(Task description) Give back exactly the lines of the entries below from the line with "Now A[0] changes from -13 to 38." to the line with "OTHER than A[6]?", inclusive, and only those.

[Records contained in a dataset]
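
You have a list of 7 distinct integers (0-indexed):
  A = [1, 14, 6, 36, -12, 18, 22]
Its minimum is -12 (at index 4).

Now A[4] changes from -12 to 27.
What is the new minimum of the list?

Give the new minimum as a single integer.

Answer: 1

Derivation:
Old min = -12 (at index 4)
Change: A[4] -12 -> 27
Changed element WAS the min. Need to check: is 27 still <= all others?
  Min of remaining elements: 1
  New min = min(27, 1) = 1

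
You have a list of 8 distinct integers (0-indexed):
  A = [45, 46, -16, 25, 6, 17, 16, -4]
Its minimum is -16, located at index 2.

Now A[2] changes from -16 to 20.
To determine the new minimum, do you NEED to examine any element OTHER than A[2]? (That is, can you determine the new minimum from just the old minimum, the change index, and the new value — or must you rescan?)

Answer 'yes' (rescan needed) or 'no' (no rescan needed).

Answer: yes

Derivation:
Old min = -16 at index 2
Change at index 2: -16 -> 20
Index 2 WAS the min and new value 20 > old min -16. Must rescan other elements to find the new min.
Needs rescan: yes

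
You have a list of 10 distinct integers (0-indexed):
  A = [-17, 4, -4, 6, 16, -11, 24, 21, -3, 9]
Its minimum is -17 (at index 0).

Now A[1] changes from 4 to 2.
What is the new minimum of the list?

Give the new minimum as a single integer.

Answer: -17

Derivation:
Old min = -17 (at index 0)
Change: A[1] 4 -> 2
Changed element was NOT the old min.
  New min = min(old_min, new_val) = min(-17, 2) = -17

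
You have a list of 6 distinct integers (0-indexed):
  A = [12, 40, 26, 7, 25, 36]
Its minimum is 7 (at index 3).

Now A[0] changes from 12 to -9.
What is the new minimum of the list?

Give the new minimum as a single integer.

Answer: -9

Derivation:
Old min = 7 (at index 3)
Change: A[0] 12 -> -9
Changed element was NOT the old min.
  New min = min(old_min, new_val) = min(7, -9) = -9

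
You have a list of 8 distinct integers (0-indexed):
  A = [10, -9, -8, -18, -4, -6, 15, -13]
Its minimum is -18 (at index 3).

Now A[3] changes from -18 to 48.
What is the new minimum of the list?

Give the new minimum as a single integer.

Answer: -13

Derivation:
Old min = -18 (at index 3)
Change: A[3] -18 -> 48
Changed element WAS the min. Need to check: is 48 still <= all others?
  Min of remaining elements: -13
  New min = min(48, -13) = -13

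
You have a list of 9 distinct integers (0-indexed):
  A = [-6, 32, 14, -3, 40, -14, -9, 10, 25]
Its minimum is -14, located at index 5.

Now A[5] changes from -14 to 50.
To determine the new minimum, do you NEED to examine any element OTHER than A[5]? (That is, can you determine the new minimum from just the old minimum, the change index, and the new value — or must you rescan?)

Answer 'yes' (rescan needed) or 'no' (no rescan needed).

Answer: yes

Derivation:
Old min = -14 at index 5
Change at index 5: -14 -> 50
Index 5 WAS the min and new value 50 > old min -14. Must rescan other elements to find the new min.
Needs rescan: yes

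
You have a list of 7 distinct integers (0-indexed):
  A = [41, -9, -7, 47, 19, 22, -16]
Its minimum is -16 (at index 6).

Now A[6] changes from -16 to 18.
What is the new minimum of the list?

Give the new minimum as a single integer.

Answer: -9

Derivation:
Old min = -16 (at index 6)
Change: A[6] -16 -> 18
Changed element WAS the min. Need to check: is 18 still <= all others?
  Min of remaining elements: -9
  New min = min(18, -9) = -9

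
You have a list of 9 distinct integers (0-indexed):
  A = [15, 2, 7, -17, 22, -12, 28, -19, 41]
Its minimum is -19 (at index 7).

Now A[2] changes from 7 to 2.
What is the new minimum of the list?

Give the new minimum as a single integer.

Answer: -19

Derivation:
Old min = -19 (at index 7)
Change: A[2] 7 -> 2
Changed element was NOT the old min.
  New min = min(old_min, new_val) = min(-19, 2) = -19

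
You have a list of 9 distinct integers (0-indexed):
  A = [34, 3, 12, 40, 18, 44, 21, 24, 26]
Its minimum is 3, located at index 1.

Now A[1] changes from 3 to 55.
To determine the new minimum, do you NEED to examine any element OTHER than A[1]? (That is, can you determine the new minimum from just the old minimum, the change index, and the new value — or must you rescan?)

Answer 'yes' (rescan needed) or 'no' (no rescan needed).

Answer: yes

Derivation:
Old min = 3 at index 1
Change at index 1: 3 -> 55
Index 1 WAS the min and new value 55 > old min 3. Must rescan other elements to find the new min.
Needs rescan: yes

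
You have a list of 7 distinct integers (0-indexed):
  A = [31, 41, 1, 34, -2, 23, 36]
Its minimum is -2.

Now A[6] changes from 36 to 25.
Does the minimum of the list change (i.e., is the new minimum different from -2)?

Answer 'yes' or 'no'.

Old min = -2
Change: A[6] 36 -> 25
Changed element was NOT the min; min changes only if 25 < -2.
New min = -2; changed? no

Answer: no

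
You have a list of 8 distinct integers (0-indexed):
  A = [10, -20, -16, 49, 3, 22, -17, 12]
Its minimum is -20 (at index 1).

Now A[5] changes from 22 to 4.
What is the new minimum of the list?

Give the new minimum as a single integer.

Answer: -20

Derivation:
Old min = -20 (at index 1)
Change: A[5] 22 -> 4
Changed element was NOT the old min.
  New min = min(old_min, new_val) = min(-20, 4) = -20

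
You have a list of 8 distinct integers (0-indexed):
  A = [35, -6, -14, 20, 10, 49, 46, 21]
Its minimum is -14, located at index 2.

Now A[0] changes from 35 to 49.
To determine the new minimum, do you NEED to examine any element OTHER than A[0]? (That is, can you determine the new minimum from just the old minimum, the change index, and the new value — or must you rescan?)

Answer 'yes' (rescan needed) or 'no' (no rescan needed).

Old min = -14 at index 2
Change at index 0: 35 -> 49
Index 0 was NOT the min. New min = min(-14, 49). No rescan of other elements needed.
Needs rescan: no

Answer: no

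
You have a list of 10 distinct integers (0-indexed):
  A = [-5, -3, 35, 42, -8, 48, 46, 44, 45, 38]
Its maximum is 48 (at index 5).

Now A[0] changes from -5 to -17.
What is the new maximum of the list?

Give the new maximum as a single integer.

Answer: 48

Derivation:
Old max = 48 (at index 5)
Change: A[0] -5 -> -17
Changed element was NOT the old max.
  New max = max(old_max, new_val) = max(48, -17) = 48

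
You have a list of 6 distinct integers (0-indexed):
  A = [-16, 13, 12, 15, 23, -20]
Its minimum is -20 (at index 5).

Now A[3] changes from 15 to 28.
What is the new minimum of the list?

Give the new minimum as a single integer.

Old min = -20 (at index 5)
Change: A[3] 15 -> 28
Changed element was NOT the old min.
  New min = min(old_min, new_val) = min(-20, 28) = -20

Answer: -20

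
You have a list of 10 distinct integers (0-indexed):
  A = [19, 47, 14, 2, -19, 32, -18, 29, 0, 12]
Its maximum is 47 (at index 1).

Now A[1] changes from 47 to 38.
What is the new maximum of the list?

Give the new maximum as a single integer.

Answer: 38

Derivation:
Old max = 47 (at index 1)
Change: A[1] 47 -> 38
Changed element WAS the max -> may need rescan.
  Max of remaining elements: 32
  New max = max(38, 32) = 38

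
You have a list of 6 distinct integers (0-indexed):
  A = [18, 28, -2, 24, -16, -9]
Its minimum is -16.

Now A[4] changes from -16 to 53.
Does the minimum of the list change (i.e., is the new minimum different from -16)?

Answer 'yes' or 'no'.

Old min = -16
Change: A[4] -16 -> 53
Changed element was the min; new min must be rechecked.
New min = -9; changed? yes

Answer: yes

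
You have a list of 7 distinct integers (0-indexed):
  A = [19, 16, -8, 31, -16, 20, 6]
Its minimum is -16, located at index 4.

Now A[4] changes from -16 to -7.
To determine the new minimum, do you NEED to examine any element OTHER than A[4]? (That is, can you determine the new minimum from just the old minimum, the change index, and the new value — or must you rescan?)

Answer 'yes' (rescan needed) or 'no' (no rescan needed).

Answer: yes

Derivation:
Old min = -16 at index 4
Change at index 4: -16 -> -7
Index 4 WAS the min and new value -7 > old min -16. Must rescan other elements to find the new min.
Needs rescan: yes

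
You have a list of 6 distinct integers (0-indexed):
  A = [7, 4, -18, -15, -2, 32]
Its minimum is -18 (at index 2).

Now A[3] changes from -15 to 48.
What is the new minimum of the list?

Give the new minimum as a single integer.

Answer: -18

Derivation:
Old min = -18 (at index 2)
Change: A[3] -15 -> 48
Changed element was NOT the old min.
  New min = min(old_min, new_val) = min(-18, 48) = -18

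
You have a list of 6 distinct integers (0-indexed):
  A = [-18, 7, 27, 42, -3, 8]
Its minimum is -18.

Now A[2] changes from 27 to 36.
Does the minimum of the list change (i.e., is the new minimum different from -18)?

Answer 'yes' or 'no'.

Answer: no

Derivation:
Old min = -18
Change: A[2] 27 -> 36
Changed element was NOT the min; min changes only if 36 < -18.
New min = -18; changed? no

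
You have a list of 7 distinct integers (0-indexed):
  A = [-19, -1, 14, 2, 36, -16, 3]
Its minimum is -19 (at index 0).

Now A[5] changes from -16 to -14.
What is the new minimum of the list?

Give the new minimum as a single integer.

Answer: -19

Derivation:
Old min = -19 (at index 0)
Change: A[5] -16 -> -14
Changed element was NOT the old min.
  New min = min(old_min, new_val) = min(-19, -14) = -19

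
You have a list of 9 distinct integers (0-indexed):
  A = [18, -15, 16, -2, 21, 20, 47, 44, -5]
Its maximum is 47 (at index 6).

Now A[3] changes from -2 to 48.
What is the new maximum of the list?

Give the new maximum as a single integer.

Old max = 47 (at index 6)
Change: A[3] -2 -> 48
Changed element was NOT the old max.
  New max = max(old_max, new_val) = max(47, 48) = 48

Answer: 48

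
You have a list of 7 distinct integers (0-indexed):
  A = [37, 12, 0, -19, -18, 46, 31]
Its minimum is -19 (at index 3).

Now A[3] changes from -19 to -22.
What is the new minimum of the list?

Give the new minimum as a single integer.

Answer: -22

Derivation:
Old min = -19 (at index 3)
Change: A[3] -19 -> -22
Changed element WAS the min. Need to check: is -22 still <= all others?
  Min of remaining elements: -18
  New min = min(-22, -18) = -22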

---

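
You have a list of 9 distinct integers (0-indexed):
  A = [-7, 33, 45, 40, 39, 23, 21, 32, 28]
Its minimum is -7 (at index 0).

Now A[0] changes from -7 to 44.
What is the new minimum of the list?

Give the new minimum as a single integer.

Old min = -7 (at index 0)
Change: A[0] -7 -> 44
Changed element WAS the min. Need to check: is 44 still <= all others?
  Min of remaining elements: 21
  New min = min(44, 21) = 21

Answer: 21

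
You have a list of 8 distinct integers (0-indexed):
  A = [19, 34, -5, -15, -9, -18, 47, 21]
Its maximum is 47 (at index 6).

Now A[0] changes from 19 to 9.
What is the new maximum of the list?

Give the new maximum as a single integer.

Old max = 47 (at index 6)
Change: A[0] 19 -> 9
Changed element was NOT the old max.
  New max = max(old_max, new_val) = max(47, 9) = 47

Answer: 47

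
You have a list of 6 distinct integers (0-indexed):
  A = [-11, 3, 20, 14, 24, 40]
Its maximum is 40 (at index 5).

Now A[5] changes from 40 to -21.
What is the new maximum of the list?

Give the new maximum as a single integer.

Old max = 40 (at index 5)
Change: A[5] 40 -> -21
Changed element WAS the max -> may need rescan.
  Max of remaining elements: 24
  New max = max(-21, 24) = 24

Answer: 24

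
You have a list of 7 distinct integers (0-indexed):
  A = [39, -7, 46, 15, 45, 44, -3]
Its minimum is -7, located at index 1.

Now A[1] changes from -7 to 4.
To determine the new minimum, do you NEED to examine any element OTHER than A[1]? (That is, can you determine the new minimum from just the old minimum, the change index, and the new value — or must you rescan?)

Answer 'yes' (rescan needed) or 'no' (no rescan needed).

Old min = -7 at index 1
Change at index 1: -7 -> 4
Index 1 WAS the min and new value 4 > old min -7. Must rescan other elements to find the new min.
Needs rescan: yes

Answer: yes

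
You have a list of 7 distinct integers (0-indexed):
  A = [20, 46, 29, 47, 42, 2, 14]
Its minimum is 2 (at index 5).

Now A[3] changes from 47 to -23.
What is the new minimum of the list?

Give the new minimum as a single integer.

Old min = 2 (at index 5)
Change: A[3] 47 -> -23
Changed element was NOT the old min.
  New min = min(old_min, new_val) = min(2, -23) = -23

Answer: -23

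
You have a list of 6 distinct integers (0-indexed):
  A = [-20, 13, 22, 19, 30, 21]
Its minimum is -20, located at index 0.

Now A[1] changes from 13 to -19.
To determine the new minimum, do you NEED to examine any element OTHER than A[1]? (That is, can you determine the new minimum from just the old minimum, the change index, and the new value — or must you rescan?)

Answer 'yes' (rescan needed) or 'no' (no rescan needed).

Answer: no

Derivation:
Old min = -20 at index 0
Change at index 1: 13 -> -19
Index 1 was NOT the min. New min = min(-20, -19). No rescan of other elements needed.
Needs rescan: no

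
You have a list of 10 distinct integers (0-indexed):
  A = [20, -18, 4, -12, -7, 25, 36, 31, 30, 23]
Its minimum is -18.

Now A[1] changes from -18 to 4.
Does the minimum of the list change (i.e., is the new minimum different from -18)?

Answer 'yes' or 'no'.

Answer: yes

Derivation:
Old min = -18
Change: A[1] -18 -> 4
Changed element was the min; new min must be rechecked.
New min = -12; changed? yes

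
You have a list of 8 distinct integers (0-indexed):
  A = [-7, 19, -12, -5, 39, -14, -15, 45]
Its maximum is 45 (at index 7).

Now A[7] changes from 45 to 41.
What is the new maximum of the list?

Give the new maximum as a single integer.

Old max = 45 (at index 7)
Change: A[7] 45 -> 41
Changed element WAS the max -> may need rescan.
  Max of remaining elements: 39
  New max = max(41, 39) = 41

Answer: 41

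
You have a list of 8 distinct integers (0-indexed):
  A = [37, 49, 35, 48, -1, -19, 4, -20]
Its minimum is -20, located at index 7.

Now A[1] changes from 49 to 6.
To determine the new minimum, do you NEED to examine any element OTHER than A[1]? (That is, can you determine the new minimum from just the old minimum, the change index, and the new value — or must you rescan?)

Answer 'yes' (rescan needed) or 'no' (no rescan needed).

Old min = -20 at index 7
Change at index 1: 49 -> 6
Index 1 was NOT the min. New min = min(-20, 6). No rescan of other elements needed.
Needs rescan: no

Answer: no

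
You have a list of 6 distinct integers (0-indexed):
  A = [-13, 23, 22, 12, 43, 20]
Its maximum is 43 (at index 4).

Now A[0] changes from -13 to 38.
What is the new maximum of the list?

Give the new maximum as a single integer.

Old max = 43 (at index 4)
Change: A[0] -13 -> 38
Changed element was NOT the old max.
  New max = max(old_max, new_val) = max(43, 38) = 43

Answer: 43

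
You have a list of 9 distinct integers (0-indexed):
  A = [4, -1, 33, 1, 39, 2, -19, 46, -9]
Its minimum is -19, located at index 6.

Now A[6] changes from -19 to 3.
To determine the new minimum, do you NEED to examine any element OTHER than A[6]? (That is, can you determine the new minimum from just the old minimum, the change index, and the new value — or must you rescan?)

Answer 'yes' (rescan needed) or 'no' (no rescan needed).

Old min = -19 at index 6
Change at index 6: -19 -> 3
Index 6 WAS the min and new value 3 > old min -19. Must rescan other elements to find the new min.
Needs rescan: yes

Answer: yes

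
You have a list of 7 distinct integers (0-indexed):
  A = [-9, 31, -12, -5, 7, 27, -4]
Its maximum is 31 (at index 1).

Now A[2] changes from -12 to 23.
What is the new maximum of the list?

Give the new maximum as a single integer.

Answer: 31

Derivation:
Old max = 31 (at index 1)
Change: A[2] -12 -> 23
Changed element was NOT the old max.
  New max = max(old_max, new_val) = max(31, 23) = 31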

(Expected output)
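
Now A[0] changes from -13 to 38.
What is the new maximum of the list?

Give the new maximum as a single integer.

Old max = 43 (at index 4)
Change: A[0] -13 -> 38
Changed element was NOT the old max.
  New max = max(old_max, new_val) = max(43, 38) = 43

Answer: 43

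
You have a list of 9 distinct integers (0-indexed):
  A = [4, -1, 33, 1, 39, 2, -19, 46, -9]
Its minimum is -19, located at index 6.

Now A[6] changes from -19 to 3.
To determine the new minimum, do you NEED to examine any element OTHER than A[6]? (That is, can you determine the new minimum from just the old minimum, the change index, and the new value — or must you rescan?)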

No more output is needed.